(Stored data)
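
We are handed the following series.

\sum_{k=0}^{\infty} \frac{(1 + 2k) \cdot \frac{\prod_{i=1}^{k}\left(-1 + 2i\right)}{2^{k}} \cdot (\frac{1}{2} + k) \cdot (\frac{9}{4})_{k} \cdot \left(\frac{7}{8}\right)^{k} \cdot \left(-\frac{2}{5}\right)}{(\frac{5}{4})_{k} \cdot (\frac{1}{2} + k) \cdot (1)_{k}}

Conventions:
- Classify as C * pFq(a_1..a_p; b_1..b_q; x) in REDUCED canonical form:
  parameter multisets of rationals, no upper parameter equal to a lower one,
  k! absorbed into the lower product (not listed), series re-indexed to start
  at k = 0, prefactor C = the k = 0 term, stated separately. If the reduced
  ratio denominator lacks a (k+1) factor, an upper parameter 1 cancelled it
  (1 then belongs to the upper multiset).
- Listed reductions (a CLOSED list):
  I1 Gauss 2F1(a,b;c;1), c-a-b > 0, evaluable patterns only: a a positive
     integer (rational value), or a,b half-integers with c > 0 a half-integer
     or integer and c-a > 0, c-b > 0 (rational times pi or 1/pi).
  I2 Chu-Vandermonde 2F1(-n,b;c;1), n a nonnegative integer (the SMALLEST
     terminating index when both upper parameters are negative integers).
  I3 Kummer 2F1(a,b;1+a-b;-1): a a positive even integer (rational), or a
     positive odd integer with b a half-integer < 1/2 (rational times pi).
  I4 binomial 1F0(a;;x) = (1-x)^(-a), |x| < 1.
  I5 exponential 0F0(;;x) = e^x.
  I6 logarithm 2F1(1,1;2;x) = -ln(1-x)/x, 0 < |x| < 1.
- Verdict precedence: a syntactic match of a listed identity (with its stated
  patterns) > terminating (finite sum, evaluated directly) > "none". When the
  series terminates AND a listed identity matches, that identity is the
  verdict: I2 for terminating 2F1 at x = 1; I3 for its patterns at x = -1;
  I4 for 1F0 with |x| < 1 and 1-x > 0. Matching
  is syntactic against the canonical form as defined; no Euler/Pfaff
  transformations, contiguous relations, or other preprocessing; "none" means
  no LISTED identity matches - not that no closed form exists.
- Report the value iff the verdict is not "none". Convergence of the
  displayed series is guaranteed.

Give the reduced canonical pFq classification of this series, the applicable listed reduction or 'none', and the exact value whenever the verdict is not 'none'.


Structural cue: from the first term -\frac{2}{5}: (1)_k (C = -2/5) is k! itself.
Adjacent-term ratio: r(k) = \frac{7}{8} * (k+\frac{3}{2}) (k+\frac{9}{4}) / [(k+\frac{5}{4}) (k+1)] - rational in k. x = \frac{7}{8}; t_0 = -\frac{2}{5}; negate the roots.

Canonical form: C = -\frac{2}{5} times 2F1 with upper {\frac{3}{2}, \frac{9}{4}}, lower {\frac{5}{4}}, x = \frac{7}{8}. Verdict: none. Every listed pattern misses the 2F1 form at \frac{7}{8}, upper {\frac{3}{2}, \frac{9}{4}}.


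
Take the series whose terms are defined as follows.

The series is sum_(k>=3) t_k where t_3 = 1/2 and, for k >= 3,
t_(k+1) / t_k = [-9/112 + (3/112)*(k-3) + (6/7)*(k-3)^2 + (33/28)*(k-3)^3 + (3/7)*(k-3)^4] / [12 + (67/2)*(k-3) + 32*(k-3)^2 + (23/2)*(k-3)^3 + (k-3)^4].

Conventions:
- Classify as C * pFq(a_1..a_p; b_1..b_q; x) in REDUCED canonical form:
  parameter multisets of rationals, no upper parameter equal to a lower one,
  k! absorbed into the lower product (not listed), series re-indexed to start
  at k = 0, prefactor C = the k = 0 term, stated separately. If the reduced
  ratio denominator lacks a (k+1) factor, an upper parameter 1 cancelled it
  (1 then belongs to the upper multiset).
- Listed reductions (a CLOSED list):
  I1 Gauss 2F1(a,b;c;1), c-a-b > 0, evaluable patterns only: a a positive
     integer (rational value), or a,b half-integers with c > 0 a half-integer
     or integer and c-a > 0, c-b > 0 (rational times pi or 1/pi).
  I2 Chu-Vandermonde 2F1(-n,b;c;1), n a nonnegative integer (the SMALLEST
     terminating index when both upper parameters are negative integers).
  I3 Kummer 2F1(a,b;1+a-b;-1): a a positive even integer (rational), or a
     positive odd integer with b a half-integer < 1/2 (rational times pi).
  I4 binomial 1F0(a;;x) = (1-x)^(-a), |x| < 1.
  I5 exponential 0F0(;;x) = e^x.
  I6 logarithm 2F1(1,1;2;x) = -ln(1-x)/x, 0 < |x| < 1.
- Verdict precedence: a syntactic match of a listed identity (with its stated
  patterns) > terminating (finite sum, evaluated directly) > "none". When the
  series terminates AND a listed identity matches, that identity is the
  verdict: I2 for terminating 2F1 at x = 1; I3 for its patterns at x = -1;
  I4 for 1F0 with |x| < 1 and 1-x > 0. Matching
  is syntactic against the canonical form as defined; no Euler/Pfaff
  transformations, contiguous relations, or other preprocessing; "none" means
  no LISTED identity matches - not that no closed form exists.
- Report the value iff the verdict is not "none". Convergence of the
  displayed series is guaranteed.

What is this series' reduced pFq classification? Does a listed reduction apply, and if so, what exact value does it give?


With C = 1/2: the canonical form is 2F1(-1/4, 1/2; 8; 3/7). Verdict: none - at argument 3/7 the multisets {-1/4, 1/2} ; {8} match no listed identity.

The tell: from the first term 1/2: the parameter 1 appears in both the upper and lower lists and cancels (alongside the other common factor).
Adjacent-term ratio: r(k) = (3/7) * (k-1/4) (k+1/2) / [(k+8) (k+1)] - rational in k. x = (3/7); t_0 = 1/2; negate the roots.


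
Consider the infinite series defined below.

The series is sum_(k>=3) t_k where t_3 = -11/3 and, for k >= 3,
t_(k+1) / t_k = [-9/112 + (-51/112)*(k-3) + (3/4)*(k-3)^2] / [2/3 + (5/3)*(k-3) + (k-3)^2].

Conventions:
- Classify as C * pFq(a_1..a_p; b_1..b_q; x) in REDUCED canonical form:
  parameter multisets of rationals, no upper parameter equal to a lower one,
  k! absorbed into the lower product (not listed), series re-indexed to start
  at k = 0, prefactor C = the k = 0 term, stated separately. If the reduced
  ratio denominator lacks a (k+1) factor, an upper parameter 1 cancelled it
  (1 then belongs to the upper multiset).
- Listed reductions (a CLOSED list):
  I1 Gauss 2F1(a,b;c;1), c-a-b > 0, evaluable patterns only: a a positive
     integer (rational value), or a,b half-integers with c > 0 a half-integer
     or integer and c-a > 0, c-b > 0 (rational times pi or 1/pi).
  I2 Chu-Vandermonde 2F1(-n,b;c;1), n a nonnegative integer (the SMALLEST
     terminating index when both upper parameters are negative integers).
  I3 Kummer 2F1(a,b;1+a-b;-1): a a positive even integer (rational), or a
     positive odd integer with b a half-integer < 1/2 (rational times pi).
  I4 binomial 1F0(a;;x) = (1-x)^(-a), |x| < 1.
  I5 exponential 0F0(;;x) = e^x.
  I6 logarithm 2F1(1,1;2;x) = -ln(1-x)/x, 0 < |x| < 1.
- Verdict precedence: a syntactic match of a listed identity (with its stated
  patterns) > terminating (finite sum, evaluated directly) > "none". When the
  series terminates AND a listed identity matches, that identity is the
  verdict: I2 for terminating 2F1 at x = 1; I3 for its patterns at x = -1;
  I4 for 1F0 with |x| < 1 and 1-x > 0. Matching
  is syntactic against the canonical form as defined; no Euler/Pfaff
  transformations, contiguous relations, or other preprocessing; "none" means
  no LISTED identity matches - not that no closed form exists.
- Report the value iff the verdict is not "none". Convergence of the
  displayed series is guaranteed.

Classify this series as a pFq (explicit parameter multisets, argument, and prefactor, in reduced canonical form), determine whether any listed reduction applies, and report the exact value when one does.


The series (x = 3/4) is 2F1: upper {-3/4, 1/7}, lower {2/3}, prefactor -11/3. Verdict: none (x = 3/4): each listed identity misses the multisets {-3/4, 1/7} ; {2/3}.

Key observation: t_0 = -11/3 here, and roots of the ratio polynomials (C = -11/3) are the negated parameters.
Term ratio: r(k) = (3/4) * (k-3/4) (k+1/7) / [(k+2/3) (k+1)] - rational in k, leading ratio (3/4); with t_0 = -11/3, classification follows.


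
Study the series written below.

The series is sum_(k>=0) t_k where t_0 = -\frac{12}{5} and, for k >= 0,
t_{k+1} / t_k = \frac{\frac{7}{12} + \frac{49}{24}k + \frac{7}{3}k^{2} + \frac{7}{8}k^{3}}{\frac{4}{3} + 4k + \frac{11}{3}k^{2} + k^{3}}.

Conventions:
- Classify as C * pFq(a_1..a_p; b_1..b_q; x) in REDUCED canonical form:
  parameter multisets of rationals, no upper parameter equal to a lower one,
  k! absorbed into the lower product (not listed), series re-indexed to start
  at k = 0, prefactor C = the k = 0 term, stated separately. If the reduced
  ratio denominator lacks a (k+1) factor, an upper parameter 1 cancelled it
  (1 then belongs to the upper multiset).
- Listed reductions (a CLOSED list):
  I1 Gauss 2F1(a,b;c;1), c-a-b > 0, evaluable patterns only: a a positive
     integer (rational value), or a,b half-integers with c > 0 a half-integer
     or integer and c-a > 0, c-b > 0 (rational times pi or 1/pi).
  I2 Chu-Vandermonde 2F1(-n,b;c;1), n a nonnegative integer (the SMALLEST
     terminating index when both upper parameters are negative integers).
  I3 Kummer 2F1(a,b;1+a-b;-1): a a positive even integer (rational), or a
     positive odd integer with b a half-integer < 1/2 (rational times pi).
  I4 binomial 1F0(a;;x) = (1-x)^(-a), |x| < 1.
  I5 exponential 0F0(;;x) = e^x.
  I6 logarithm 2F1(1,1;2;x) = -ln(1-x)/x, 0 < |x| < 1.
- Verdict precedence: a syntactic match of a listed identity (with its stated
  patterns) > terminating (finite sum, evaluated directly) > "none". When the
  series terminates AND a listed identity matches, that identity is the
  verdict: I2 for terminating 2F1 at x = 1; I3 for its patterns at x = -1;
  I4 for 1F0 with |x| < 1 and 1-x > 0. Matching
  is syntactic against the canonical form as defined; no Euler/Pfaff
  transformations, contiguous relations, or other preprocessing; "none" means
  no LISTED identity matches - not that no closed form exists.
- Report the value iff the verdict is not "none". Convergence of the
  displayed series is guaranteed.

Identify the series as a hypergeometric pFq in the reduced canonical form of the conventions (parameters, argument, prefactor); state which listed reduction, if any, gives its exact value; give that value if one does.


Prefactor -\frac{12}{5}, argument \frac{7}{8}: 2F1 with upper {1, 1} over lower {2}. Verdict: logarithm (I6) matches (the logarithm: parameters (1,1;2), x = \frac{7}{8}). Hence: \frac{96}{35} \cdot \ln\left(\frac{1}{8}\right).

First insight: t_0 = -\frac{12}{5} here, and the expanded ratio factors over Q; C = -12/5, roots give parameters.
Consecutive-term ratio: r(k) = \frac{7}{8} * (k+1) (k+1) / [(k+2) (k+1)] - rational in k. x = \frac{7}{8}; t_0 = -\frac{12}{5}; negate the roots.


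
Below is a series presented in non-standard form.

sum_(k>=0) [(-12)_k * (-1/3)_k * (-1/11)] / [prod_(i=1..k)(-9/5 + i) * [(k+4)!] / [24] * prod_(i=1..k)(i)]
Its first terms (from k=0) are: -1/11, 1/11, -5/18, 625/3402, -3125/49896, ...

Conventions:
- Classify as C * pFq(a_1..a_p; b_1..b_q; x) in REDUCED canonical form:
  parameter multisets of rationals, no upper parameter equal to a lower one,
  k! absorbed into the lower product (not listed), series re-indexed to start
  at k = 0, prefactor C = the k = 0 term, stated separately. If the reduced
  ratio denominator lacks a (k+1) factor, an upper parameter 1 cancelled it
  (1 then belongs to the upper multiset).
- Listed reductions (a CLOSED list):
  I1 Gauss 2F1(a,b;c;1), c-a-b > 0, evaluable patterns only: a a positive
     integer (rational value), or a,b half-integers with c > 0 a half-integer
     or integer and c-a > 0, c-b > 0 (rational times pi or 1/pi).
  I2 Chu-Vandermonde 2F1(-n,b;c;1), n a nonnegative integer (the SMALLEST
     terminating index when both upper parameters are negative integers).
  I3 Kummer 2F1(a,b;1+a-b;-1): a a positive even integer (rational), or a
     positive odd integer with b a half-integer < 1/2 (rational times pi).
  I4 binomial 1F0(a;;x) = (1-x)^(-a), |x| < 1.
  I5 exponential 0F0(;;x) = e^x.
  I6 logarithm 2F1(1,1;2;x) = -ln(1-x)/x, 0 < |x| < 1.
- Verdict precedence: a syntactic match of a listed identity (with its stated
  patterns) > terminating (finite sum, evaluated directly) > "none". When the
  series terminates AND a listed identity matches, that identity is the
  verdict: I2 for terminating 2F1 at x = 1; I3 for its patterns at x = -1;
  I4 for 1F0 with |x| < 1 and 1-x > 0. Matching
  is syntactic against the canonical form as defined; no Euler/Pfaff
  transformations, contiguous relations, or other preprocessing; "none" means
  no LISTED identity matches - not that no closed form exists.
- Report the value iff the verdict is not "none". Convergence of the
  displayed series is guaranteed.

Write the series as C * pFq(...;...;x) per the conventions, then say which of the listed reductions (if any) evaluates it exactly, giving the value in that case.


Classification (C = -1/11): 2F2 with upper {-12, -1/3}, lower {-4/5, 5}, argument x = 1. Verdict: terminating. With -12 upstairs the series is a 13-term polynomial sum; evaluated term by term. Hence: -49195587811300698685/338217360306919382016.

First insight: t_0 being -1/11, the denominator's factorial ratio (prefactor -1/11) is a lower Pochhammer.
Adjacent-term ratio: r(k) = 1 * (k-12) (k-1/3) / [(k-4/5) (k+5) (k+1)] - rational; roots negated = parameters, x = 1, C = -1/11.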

Problem -
Each line above with the word "where" needs to be copied.

Solution for this problem -
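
The series is sum_(k>=3) t_k where t_3 = 1/2 and, for k >= 3,
The series is sum_(k>=3) t_k where t_3 = -11/3 and, for k >= 3,
The series is sum_(k>=0) t_k where t_0 = -\frac{12}{5} and, for k >= 0,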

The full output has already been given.